[Start of section]
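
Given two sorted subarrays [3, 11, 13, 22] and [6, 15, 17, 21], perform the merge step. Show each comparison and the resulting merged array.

Merging process:

Compare 3 vs 6: take 3 from left. Merged: [3]
Compare 11 vs 6: take 6 from right. Merged: [3, 6]
Compare 11 vs 15: take 11 from left. Merged: [3, 6, 11]
Compare 13 vs 15: take 13 from left. Merged: [3, 6, 11, 13]
Compare 22 vs 15: take 15 from right. Merged: [3, 6, 11, 13, 15]
Compare 22 vs 17: take 17 from right. Merged: [3, 6, 11, 13, 15, 17]
Compare 22 vs 21: take 21 from right. Merged: [3, 6, 11, 13, 15, 17, 21]
Append remaining from left: [22]. Merged: [3, 6, 11, 13, 15, 17, 21, 22]

Final merged array: [3, 6, 11, 13, 15, 17, 21, 22]
Total comparisons: 7

The merged array is [3, 6, 11, 13, 15, 17, 21, 22], requiring 7 comparisons. The merge step runs in O(n) time where n is the total number of elements.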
[End of section]
The full set of records should be duplicated exactly.

Written response |
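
Given two sorted subarrays [3, 11, 13, 22] and [6, 15, 17, 21], perform the merge step. Show each comparison and the resulting merged array.

Merging process:

Compare 3 vs 6: take 3 from left. Merged: [3]
Compare 11 vs 6: take 6 from right. Merged: [3, 6]
Compare 11 vs 15: take 11 from left. Merged: [3, 6, 11]
Compare 13 vs 15: take 13 from left. Merged: [3, 6, 11, 13]
Compare 22 vs 15: take 15 from right. Merged: [3, 6, 11, 13, 15]
Compare 22 vs 17: take 17 from right. Merged: [3, 6, 11, 13, 15, 17]
Compare 22 vs 21: take 21 from right. Merged: [3, 6, 11, 13, 15, 17, 21]
Append remaining from left: [22]. Merged: [3, 6, 11, 13, 15, 17, 21, 22]

Final merged array: [3, 6, 11, 13, 15, 17, 21, 22]
Total comparisons: 7

The merged array is [3, 6, 11, 13, 15, 17, 21, 22], requiring 7 comparisons. The merge step runs in O(n) time where n is the total number of elements.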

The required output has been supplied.